* [To do]: With no addition or omission, return the entries below.
----------
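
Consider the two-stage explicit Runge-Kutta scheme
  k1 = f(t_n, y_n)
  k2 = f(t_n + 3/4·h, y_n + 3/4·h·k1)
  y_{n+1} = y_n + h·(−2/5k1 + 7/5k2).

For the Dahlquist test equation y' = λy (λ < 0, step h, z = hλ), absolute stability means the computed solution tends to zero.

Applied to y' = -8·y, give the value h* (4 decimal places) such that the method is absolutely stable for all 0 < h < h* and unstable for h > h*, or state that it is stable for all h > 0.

With y'=λy (z=hλ):
  k1=λy_n ⇒ h·k1=z·y_n;  k2=λ(1+3/4z)y_n ⇒ h·k2=z(1+3/4z)y_n
  y_{n+1}/y_n = 1 − 2/5z + 7/5z(1+3/4z) = 1 + z + 21/20z²
  so R(z) = 1 + z + 21/20z².

Solve |R(x)|<1 on ℝ⁻.
x=-1.38: |R|=1.6196
R=1: x+21/20x²=0 ⇒ x=−20/21=-0.9524; min R=1−1/(4·21/20)=0.7619>−1
Confirm numerically:
  x=-0.763: |R|=0.84828 <1
  x=-0.691: |R|=0.81036 <1
  x=-0.400: |R|=0.76800 <1
  x=-1.227: |R|=1.35381 >1
  x=-1.136: |R|=1.21902 >1
Stable set (-0.9524, 0).

(-0.9524,0); λ=-8 ⇒ h* = (20/21)/8 = 0.1190.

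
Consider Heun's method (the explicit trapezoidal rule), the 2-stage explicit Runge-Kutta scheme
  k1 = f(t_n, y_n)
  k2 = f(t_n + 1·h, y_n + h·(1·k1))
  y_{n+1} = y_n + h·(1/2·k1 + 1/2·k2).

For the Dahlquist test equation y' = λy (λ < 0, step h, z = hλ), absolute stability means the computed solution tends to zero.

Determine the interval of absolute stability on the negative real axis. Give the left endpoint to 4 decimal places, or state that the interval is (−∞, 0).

(-2.0000, 0).

Set f=λy, z=hλ:
  order 2, 2-stage ⇒ R(z)=1+z+z^2/2
  (e.g. R(-1.15)=0.51125, |R|=0.51125)

Solve |R(x)|<1 on ℝ⁻.
x=-1.15: |R|=0.5112
|R(-1.58)|=0.6682 |R(-1.39)|=0.5760 |R(-0.71)|=0.5421
Bisect:
  x_lo=-2.8575 |R|=2.2251  x_hi=-0.2085 |R|=0.8132
  mid=-1.53299 |R|=0.64204 →hi
  mid=-2.19523 |R|=1.21429 →lo
  mid=-1.86411 |R|=0.87334 →hi
  mid=-2.02967 |R|=1.03011 →lo
  mid=-1.94689 |R|=0.94830 →hi
  mid=-1.98828 |R|=0.98835 →hi
  mid=-2.00898 |R|=1.00902 →lo
  mid=-1.99863 |R|=0.99863 →hi
  ...
  [-2.00008,-1.99992] ⇒ x*=-2.0000
So |R|<1 on (-2.0000, 0).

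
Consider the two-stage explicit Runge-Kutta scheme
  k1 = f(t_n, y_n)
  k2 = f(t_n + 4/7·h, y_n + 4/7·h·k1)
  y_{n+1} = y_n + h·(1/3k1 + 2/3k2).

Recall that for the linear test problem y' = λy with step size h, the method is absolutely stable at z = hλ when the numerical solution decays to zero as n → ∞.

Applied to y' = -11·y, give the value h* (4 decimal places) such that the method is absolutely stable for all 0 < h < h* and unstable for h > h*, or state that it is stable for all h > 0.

(-2.6250,0); λ=-11 ⇒ h* = (21/8)/11 = 0.2386.

Set f=λy, z=hλ:
  k1=λy_n ⇒ h·k1=z·y_n;  k2=λ(1+4/7z)y_n ⇒ h·k2=z(1+4/7z)y_n
  y_{n+1}/y_n = 1 + 1/3z + 2/3z(1+4/7z) = 1 + z + 8/21z²
  ⇒ R(z) = 1 + z + 8/21z².

Need |R(x)|<1, x<0.
x=-0.51: |R|=0.5891
R=1: x+8/21x²=0 ⇒ x=−21/8=-2.6250; min R=1−1/(4·8/21)=0.3438>−1
Confirm numerically:
  x=-2.580: |R|=0.95577 <1
  x=-2.359: |R|=0.76095 <1
  x=-1.964: |R|=0.50545 <1
  x=-3.223: |R|=1.73423 >1
  x=-3.144: |R|=1.62161 >1
  x=-2.973: |R|=1.39413 >1
Stable set (-2.6250, 0).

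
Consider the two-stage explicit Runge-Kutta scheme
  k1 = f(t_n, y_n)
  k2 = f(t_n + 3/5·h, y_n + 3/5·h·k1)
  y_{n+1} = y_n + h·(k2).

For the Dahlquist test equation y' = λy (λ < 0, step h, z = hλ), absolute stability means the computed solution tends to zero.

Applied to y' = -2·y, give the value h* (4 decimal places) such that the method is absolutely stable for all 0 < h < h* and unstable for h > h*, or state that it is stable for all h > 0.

Set f=λy, z=hλ:
  k1=λy_n ⇒ h·k1=z·y_n;  k2=λ(1+3/5z)y_n ⇒ h·k2=z(1+3/5z)y_n
  y_{n+1}/y_n = 1 + z(1+3/5z) = 1 + z + 3/5z²
  Hence R(z) = 1 + z + 3/5z².

Solve |R(x)|<1 on ℝ⁻.
x=-1.73: |R|=1.0657
R=1: x+3/5x²=0 ⇒ x=−5/3=-1.6667; min R=1−1/(4·3/5)=0.5833>−1
Confirm numerically:
  x=-1.494: |R|=0.84522 <1
  x=-1.291: |R|=0.70901 <1
  x=-1.178: |R|=0.65461 <1
  x=-1.988: |R|=1.38329 >1
  x=-1.987: |R|=1.38190 >1
Interval (-1.6667, 0).

(-1.6667,0); λ=-2 ⇒ h* = (5/3)/2 = 0.8333.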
----------
* [Solution to the exercise]:
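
Consider the two-stage explicit Runge-Kutta scheme
  k1 = f(t_n, y_n)
  k2 = f(t_n + 3/4·h, y_n + 3/4·h·k1)
  y_{n+1} = y_n + h·(−2/5k1 + 7/5k2).

For the Dahlquist test equation y' = λy (λ < 0, step h, z = hλ), absolute stability means the computed solution tends to zero.

Applied to y' = -8·y, give the value h* (4 decimal places) such that the method is absolutely stable for all 0 < h < h* and unstable for h > h*, or state that it is stable for all h > 0.

With y'=λy (z=hλ):
  k1=λy_n ⇒ h·k1=z·y_n;  k2=λ(1+3/4z)y_n ⇒ h·k2=z(1+3/4z)y_n
  y_{n+1}/y_n = 1 − 2/5z + 7/5z(1+3/4z) = 1 + z + 21/20z²
  so R(z) = 1 + z + 21/20z².

Solve |R(x)|<1 on ℝ⁻.
x=-1.38: |R|=1.6196
R=1: x+21/20x²=0 ⇒ x=−20/21=-0.9524; min R=1−1/(4·21/20)=0.7619>−1
Confirm numerically:
  x=-0.763: |R|=0.84828 <1
  x=-0.691: |R|=0.81036 <1
  x=-0.400: |R|=0.76800 <1
  x=-1.227: |R|=1.35381 >1
  x=-1.136: |R|=1.21902 >1
Stable set (-0.9524, 0).

(-0.9524,0); λ=-8 ⇒ h* = (20/21)/8 = 0.1190.

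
Consider Heun's method (the explicit trapezoidal rule), the 2-stage explicit Runge-Kutta scheme
  k1 = f(t_n, y_n)
  k2 = f(t_n + 1·h, y_n + h·(1·k1))
  y_{n+1} = y_n + h·(1/2·k1 + 1/2·k2).

For the Dahlquist test equation y' = λy (λ < 0, step h, z = hλ), absolute stability means the computed solution tends to zero.

Determine the interval of absolute stability on the negative real axis. Give the left endpoint to 4 decimal places, or state that the interval is (−∞, 0).

(-2.0000, 0).

Set f=λy, z=hλ:
  order 2, 2-stage ⇒ R(z)=1+z+z^2/2
  (e.g. R(-1.15)=0.51125, |R|=0.51125)

Solve |R(x)|<1 on ℝ⁻.
x=-1.15: |R|=0.5112
|R(-1.58)|=0.6682 |R(-1.39)|=0.5760 |R(-0.71)|=0.5421
Bisect:
  x_lo=-2.8575 |R|=2.2251  x_hi=-0.2085 |R|=0.8132
  mid=-1.53299 |R|=0.64204 →hi
  mid=-2.19523 |R|=1.21429 →lo
  mid=-1.86411 |R|=0.87334 →hi
  mid=-2.02967 |R|=1.03011 →lo
  mid=-1.94689 |R|=0.94830 →hi
  mid=-1.98828 |R|=0.98835 →hi
  mid=-2.00898 |R|=1.00902 →lo
  mid=-1.99863 |R|=0.99863 →hi
  ...
  [-2.00008,-1.99992] ⇒ x*=-2.0000
So |R|<1 on (-2.0000, 0).

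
Consider the two-stage explicit Runge-Kutta scheme
  k1 = f(t_n, y_n)
  k2 = f(t_n + 4/7·h, y_n + 4/7·h·k1)
  y_{n+1} = y_n + h·(1/3k1 + 2/3k2).

Recall that for the linear test problem y' = λy with step size h, the method is absolutely stable at z = hλ when the numerical solution decays to zero as n → ∞.

Applied to y' = -11·y, give the value h* (4 decimal places) such that the method is absolutely stable for all 0 < h < h* and unstable for h > h*, or state that it is stable for all h > 0.

(-2.6250,0); λ=-11 ⇒ h* = (21/8)/11 = 0.2386.

Set f=λy, z=hλ:
  k1=λy_n ⇒ h·k1=z·y_n;  k2=λ(1+4/7z)y_n ⇒ h·k2=z(1+4/7z)y_n
  y_{n+1}/y_n = 1 + 1/3z + 2/3z(1+4/7z) = 1 + z + 8/21z²
  ⇒ R(z) = 1 + z + 8/21z².

Need |R(x)|<1, x<0.
x=-0.51: |R|=0.5891
R=1: x+8/21x²=0 ⇒ x=−21/8=-2.6250; min R=1−1/(4·8/21)=0.3438>−1
Confirm numerically:
  x=-2.580: |R|=0.95577 <1
  x=-2.359: |R|=0.76095 <1
  x=-1.964: |R|=0.50545 <1
  x=-3.223: |R|=1.73423 >1
  x=-3.144: |R|=1.62161 >1
  x=-2.973: |R|=1.39413 >1
Stable set (-2.6250, 0).

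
Consider the two-stage explicit Runge-Kutta scheme
  k1 = f(t_n, y_n)
  k2 = f(t_n + 3/5·h, y_n + 3/5·h·k1)
  y_{n+1} = y_n + h·(k2).

For the Dahlquist test equation y' = λy (λ < 0, step h, z = hλ), absolute stability means the computed solution tends to zero.

Applied to y' = -2·y, give the value h* (4 decimal places) such that the method is absolutely stable for all 0 < h < h* and unstable for h > h*, or state that it is stable for all h > 0.

Set f=λy, z=hλ:
  k1=λy_n ⇒ h·k1=z·y_n;  k2=λ(1+3/5z)y_n ⇒ h·k2=z(1+3/5z)y_n
  y_{n+1}/y_n = 1 + z(1+3/5z) = 1 + z + 3/5z²
  Hence R(z) = 1 + z + 3/5z².

Solve |R(x)|<1 on ℝ⁻.
x=-1.73: |R|=1.0657
R=1: x+3/5x²=0 ⇒ x=−5/3=-1.6667; min R=1−1/(4·3/5)=0.5833>−1
Confirm numerically:
  x=-1.494: |R|=0.84522 <1
  x=-1.291: |R|=0.70901 <1
  x=-1.178: |R|=0.65461 <1
  x=-1.988: |R|=1.38329 >1
  x=-1.987: |R|=1.38190 >1
Interval (-1.6667, 0).

(-1.6667,0); λ=-2 ⇒ h* = (5/3)/2 = 0.8333.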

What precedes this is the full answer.